• [Source records]:
########################################
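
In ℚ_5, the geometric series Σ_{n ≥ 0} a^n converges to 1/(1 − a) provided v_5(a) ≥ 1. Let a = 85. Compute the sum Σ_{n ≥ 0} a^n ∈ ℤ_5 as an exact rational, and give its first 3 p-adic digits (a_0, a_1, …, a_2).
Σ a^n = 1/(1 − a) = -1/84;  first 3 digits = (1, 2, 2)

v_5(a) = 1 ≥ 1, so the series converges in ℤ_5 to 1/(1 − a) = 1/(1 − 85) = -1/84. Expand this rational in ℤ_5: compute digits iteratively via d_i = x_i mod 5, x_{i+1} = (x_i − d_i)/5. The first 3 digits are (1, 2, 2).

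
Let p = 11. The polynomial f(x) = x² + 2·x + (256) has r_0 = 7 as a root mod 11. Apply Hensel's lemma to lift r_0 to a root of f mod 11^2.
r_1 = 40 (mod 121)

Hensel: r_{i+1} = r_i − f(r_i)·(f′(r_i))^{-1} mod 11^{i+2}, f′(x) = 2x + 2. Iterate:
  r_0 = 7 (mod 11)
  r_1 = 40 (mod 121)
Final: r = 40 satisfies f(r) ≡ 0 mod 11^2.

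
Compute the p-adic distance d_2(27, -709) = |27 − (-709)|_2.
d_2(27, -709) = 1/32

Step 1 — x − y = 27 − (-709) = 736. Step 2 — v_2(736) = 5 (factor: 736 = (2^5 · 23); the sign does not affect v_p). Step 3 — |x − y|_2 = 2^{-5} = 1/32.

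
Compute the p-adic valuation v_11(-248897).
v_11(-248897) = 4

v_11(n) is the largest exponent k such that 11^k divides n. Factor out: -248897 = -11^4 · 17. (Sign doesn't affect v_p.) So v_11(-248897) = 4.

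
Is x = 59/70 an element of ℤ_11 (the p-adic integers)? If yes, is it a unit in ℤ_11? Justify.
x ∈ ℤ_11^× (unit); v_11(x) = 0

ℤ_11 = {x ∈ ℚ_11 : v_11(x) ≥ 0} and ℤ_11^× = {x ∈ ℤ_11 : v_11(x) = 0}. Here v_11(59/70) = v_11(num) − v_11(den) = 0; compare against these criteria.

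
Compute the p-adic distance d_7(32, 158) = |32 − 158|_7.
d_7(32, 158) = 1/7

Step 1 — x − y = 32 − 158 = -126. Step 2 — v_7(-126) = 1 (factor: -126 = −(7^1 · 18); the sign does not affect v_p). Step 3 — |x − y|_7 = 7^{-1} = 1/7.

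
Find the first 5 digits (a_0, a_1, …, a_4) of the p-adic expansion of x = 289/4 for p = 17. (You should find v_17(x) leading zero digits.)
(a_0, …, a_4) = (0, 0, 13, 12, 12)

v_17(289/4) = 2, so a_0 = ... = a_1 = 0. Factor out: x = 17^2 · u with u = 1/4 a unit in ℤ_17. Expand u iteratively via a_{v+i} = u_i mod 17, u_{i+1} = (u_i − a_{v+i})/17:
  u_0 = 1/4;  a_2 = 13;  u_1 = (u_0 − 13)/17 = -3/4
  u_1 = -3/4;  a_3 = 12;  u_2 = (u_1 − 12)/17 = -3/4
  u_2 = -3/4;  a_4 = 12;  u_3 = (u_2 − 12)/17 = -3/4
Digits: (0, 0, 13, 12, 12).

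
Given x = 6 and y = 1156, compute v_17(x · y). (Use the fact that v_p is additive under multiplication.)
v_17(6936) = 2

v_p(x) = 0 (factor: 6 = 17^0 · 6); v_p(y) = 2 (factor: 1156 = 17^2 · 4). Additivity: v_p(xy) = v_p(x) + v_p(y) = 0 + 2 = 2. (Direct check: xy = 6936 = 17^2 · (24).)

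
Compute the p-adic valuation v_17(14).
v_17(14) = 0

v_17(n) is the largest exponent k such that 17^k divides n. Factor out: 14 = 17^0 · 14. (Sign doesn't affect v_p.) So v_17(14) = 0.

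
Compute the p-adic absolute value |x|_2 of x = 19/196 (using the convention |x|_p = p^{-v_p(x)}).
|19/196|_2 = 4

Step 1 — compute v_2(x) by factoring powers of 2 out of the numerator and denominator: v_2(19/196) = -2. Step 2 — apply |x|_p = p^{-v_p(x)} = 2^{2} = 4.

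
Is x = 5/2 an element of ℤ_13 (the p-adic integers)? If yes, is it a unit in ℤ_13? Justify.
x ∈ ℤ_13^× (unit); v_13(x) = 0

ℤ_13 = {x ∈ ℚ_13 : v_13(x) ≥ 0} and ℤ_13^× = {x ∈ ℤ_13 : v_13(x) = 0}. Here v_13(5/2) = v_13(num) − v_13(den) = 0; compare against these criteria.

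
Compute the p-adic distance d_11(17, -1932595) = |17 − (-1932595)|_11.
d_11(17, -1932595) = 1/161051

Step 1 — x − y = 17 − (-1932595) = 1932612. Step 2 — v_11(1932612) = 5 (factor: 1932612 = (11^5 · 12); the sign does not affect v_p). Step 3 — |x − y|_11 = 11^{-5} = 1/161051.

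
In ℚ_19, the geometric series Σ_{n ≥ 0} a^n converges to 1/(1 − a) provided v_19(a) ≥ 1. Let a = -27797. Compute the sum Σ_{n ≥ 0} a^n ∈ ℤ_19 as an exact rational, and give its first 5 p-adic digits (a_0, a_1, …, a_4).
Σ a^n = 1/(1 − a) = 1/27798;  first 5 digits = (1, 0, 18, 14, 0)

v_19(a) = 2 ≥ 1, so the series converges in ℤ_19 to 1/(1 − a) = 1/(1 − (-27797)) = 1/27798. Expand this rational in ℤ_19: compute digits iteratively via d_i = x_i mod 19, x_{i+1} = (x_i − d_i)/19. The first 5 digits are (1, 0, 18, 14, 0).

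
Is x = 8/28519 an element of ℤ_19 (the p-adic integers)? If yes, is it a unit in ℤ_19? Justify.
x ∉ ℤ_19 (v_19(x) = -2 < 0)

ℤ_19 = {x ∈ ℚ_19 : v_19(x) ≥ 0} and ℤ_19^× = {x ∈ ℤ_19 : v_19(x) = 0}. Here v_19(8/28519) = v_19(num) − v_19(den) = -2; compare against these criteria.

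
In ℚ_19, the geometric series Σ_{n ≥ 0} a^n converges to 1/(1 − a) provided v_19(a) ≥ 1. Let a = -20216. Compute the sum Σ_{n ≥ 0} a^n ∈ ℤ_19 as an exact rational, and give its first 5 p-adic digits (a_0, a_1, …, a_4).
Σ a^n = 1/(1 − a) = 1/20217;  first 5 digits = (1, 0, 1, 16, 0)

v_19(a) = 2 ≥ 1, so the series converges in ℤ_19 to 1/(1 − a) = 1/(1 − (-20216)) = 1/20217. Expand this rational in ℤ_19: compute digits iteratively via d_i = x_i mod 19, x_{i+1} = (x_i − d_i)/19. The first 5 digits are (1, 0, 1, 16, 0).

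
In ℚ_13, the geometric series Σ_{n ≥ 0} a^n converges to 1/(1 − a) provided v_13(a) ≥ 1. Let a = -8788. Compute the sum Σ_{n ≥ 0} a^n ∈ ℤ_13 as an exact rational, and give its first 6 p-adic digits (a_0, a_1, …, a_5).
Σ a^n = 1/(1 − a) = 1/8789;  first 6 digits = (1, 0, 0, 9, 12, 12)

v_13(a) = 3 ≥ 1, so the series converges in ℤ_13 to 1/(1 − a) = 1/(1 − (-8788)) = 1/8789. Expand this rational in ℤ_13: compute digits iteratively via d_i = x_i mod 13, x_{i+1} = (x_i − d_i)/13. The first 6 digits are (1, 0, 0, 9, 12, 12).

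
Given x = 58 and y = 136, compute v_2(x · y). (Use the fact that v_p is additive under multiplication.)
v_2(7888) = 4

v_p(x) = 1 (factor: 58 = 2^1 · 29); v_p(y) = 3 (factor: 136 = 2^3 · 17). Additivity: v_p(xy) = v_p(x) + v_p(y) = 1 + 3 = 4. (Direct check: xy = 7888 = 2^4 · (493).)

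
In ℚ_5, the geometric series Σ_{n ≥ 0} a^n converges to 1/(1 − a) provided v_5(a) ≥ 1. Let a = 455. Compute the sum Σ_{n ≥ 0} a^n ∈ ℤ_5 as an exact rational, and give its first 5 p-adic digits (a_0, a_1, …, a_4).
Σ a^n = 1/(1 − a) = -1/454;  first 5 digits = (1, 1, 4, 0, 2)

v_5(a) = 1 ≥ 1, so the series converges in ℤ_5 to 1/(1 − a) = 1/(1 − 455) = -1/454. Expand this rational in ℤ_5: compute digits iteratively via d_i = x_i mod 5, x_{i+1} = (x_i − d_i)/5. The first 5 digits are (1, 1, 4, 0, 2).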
########################################
• [Problem to work on]: Word for word, restate the line that contains "455. Compute the" and each line after it, up to and including the last line of the listing; include nothing else.

• [Finished task]:
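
In ℚ_5, the geometric series Σ_{n ≥ 0} a^n converges to 1/(1 − a) provided v_5(a) ≥ 1. Let a = 455. Compute the sum Σ_{n ≥ 0} a^n ∈ ℤ_5 as an exact rational, and give its first 5 p-adic digits (a_0, a_1, …, a_4).
Σ a^n = 1/(1 − a) = -1/454;  first 5 digits = (1, 1, 4, 0, 2)

v_5(a) = 1 ≥ 1, so the series converges in ℤ_5 to 1/(1 − a) = 1/(1 − 455) = -1/454. Expand this rational in ℤ_5: compute digits iteratively via d_i = x_i mod 5, x_{i+1} = (x_i − d_i)/5. The first 5 digits are (1, 1, 4, 0, 2).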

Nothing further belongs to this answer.